• **Task instructions**: Report the lines of the data below that contain the string "Consider".

Collected data entries:
******

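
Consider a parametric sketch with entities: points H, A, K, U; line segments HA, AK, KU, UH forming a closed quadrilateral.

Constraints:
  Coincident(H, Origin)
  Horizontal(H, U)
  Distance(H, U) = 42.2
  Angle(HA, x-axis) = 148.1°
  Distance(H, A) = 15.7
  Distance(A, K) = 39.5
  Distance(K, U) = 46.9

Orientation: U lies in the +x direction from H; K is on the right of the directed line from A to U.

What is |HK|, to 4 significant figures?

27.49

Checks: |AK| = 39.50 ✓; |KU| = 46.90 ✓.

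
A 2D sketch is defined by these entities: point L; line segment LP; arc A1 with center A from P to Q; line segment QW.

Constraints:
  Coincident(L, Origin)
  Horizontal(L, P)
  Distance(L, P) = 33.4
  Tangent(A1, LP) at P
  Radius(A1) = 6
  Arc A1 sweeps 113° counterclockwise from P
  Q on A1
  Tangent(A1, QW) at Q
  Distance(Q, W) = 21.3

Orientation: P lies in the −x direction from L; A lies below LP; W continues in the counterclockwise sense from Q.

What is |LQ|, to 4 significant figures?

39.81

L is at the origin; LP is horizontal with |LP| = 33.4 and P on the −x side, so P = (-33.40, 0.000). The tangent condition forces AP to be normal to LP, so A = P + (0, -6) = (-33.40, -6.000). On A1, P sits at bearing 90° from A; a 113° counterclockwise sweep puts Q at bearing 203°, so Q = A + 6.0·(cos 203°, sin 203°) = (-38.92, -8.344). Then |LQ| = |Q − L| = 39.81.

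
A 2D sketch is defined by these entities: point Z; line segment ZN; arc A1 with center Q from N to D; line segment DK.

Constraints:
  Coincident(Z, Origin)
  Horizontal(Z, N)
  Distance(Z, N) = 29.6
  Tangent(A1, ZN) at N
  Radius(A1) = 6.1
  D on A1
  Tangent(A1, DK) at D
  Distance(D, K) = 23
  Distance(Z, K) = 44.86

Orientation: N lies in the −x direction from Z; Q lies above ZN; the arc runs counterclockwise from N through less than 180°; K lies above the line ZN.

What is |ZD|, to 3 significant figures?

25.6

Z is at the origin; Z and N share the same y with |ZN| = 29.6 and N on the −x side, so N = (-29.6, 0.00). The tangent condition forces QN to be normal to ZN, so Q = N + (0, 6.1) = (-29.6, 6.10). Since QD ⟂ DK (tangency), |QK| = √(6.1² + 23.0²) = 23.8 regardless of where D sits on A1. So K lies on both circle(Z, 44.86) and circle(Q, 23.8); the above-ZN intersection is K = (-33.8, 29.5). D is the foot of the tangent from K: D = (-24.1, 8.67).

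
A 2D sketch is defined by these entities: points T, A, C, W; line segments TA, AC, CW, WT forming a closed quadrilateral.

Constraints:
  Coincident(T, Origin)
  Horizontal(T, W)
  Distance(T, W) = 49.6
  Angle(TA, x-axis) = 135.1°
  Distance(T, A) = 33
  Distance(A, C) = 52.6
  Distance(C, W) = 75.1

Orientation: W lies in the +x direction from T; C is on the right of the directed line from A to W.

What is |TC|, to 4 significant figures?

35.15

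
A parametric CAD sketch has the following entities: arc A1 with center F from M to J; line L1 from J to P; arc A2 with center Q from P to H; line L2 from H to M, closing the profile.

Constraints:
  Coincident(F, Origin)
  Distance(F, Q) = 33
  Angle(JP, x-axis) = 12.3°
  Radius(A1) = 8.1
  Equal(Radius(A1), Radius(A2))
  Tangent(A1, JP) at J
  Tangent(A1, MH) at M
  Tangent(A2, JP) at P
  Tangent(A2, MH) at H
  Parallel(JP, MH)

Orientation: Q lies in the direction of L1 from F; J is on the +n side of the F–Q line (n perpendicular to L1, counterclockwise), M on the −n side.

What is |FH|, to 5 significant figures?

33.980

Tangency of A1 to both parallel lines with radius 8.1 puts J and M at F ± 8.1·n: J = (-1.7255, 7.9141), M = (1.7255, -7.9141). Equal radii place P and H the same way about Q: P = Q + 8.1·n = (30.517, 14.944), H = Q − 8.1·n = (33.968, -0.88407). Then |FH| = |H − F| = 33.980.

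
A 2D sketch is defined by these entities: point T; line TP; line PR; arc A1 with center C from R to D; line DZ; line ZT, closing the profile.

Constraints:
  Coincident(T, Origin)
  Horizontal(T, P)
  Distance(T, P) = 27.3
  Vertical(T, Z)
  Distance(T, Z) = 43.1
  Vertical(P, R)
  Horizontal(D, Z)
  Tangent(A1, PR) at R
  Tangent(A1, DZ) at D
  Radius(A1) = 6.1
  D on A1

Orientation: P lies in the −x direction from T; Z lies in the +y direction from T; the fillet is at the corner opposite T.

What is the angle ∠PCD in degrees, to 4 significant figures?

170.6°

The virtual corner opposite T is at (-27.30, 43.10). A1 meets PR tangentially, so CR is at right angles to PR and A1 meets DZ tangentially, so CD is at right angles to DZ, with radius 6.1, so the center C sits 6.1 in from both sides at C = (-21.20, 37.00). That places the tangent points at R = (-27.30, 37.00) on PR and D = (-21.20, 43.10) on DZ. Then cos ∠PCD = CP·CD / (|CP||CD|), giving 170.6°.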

******

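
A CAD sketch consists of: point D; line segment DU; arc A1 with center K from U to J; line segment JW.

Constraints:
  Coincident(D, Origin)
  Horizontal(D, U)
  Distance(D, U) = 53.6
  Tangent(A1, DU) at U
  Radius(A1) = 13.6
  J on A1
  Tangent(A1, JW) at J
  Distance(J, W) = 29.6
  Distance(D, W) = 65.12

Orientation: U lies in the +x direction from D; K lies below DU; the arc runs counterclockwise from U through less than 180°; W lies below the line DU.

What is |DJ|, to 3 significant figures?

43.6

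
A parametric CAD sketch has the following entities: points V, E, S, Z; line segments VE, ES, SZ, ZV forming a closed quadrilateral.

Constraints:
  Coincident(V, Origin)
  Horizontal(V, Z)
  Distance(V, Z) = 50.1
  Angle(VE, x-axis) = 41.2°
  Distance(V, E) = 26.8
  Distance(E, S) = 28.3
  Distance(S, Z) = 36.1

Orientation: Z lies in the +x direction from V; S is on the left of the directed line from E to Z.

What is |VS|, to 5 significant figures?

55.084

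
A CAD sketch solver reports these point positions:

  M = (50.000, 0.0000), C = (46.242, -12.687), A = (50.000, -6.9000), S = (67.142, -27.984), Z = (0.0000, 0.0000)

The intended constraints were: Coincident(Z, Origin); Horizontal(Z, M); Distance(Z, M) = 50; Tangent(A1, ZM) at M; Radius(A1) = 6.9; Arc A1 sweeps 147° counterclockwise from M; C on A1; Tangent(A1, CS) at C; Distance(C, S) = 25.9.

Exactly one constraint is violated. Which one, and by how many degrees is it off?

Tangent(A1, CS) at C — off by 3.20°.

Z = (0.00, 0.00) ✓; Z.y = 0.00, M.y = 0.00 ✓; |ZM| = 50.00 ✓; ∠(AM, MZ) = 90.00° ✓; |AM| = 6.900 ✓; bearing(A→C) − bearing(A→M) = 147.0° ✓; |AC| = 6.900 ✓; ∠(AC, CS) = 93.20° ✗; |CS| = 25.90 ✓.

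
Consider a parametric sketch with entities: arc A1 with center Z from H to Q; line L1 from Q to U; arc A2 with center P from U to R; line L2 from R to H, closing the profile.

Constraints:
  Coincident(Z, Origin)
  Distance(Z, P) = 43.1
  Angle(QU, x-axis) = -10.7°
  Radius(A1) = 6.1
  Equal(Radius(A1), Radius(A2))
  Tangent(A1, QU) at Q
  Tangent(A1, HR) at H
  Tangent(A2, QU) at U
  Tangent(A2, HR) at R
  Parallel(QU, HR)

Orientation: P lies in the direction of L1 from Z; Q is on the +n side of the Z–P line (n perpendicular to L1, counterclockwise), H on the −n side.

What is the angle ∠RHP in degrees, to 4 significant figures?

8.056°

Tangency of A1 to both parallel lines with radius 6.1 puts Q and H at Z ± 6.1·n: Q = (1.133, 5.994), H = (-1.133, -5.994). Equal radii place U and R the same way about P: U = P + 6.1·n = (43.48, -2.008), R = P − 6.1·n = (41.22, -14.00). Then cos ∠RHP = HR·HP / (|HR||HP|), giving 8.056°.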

******

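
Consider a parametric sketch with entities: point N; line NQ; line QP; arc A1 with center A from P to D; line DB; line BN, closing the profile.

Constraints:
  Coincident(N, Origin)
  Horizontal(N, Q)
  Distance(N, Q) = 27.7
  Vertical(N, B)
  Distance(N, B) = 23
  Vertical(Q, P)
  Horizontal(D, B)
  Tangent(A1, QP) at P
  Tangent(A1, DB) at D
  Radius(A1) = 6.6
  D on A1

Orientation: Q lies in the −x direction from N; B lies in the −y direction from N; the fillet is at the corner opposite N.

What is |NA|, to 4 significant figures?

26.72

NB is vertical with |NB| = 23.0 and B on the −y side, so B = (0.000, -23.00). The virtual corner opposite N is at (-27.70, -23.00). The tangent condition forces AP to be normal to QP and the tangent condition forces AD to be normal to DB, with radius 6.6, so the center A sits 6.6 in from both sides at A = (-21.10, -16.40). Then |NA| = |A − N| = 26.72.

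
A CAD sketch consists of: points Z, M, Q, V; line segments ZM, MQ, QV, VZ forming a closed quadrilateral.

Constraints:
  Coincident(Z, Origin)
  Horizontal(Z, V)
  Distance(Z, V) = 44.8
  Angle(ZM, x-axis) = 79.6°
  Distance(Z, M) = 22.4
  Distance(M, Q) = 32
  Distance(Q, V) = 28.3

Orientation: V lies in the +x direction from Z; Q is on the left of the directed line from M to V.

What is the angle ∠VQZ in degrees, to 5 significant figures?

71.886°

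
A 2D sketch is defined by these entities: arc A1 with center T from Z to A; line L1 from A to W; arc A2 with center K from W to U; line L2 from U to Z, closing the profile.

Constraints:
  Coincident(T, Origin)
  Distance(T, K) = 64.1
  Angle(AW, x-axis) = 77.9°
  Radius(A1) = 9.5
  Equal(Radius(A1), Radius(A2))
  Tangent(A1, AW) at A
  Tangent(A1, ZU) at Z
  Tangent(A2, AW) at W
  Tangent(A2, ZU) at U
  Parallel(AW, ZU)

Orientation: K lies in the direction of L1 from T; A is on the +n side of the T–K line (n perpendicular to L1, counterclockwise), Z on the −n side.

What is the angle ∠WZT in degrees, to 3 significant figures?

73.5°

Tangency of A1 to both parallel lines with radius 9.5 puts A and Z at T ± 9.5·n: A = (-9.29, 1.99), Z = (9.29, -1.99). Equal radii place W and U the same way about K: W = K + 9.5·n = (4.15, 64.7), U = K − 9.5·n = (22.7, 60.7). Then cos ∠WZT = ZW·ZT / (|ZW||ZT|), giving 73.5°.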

******

• **Response below**:
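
Consider a parametric sketch with entities: points H, A, K, U; line segments HA, AK, KU, UH forming a closed quadrilateral.
Consider a parametric sketch with entities: arc A1 with center Z from H to Q; line L1 from Q to U; arc A2 with center P from U to R; line L2 from R to H, closing the profile.
Consider a parametric sketch with entities: point N; line NQ; line QP; arc A1 with center A from P to D; line DB; line BN, closing the profile.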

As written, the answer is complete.